- Problem to work on
Show the lines below that contain the string "stripped".

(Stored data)
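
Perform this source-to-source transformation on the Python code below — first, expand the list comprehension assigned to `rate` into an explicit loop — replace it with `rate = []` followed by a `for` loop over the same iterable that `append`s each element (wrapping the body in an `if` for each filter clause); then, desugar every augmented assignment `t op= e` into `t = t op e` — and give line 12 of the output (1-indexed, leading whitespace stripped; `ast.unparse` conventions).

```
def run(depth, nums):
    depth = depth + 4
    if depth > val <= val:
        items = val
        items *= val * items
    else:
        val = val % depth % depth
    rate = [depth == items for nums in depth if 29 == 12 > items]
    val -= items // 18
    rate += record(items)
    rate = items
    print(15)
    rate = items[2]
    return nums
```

Transformed code:
def run(depth, nums):
    depth = depth + 4
    if depth > val <= val:
        items = val
        items = items * (val * items)
    else:
        val = val % depth % depth
    rate = []
    for nums in depth:
        if 29 == 12 > items:
            rate.append(depth == items)
    val = val - items // 18
    rate = rate + record(items)
    rate = items
    print(15)
    rate = items[2]
    return nums

val = val - items // 18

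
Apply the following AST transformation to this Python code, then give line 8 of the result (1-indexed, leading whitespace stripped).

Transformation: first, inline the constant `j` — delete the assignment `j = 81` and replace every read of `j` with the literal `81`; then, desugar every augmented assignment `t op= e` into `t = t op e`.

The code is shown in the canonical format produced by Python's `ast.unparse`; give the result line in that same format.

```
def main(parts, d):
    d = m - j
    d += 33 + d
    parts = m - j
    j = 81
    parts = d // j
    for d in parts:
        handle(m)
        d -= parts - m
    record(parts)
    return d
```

Transformed code:
def main(parts, d):
    d = m - 81
    d = d + (33 + d)
    parts = m - 81
    parts = d // 81
    for d in parts:
        handle(m)
        d = d - (parts - m)
    record(parts)
    return d

d = d - (parts - m)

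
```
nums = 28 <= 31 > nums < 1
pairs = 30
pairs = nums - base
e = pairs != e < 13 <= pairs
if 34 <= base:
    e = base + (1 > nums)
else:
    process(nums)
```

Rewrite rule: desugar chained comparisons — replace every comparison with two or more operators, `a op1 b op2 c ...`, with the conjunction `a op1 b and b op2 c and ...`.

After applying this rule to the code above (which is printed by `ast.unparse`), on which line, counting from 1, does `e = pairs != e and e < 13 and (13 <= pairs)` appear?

Transformed code:
nums = 28 <= 31 and 31 > nums and (nums < 1)
pairs = 30
pairs = nums - base
e = pairs != e and e < 13 and (13 <= pairs)
if 34 <= base:
    e = base + (1 > nums)
else:
    process(nums)

4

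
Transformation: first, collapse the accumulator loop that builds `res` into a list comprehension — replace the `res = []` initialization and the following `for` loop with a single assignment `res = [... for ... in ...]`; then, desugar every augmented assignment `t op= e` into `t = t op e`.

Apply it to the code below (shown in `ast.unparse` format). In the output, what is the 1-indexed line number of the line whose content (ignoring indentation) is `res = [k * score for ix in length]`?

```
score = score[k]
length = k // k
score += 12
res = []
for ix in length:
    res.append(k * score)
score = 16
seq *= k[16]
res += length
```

4

Transformed code:
score = score[k]
length = k // k
score = score + 12
res = [k * score for ix in length]
score = 16
seq = seq * k[16]
res = res + length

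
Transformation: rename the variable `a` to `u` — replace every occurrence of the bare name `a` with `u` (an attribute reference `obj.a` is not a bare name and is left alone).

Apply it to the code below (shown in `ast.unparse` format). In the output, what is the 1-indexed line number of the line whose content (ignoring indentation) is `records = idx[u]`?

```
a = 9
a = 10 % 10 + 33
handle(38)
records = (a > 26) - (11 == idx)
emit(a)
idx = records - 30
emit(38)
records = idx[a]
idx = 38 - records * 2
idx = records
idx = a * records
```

8

Transformed code:
u = 9
u = 10 % 10 + 33
handle(38)
records = (u > 26) - (11 == idx)
emit(u)
idx = records - 30
emit(38)
records = idx[u]
idx = 38 - records * 2
idx = records
idx = u * records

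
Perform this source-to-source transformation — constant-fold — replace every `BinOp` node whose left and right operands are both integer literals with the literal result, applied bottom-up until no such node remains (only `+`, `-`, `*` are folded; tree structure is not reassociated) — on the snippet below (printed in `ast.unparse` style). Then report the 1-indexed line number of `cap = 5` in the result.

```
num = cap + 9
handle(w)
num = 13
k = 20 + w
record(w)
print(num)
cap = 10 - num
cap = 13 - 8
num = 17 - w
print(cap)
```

Transformed code:
num = cap + 9
handle(w)
num = 13
k = 20 + w
record(w)
print(num)
cap = 10 - num
cap = 5
num = 17 - w
print(cap)

8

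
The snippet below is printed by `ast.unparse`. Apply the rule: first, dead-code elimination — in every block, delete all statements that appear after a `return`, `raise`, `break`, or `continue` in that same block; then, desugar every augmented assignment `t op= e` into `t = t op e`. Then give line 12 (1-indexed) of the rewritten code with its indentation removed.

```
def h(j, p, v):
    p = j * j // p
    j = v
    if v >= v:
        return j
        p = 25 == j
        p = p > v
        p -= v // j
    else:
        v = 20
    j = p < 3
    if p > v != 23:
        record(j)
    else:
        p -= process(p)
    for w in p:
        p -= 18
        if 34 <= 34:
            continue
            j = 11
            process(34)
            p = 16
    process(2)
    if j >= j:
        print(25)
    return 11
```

p = p - process(p)

Transformed code:
def h(j, p, v):
    p = j * j // p
    j = v
    if v >= v:
        return j
    else:
        v = 20
    j = p < 3
    if p > v != 23:
        record(j)
    else:
        p = p - process(p)
    for w in p:
        p = p - 18
        if 34 <= 34:
            continue
    process(2)
    if j >= j:
        print(25)
    return 11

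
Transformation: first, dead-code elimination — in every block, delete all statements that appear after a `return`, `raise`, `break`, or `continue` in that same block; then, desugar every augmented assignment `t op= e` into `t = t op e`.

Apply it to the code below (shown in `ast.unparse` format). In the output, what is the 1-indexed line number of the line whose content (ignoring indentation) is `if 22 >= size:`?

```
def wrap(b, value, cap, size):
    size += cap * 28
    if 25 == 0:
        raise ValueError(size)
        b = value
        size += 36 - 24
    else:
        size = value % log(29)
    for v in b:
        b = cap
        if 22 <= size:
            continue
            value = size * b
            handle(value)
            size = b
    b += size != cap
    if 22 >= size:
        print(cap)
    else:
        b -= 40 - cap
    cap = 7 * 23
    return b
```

12

Transformed code:
def wrap(b, value, cap, size):
    size = size + cap * 28
    if 25 == 0:
        raise ValueError(size)
    else:
        size = value % log(29)
    for v in b:
        b = cap
        if 22 <= size:
            continue
    b = b + (size != cap)
    if 22 >= size:
        print(cap)
    else:
        b = b - (40 - cap)
    cap = 7 * 23
    return b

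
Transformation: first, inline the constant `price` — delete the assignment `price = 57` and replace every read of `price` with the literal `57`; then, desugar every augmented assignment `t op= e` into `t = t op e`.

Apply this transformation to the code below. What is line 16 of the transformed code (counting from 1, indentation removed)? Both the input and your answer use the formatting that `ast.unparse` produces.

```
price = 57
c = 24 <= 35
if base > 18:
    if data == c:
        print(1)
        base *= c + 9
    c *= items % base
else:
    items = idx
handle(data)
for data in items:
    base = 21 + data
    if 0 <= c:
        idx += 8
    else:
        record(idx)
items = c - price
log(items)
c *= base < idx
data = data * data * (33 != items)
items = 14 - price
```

Transformed code:
c = 24 <= 35
if base > 18:
    if data == c:
        print(1)
        base = base * (c + 9)
    c = c * (items % base)
else:
    items = idx
handle(data)
for data in items:
    base = 21 + data
    if 0 <= c:
        idx = idx + 8
    else:
        record(idx)
items = c - 57
log(items)
c = c * (base < idx)
data = data * data * (33 != items)
items = 14 - 57

items = c - 57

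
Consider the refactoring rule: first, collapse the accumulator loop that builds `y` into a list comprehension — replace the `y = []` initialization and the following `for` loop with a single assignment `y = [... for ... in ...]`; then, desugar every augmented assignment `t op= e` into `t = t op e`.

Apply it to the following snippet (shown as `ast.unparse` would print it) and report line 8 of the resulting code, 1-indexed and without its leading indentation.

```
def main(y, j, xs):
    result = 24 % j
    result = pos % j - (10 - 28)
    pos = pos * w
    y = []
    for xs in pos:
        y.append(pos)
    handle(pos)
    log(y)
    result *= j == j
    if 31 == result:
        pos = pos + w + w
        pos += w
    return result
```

Transformed code:
def main(y, j, xs):
    result = 24 % j
    result = pos % j - (10 - 28)
    pos = pos * w
    y = [pos for xs in pos]
    handle(pos)
    log(y)
    result = result * (j == j)
    if 31 == result:
        pos = pos + w + w
        pos = pos + w
    return result

result = result * (j == j)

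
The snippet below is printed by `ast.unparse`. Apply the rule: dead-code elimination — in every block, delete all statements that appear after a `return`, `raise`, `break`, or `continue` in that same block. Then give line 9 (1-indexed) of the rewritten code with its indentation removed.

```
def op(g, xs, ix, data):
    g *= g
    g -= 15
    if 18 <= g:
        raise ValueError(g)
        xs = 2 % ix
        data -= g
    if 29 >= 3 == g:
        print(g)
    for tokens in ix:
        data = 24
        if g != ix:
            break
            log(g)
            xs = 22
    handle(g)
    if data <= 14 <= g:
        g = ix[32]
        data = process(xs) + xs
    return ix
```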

- Task result
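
Perform this source-to-source transformation on the Python code below — first, expand the list comprehension assigned to `rate` into an explicit loop — replace it with `rate = []` followed by a `for` loop over the same iterable that `append`s each element (wrapping the body in an `if` for each filter clause); then, desugar every augmented assignment `t op= e` into `t = t op e` — and give line 12 of the output (1-indexed, leading whitespace stripped; `ast.unparse` conventions).
Apply the following AST transformation to this Python code, then give line 8 of the result (1-indexed, leading whitespace stripped).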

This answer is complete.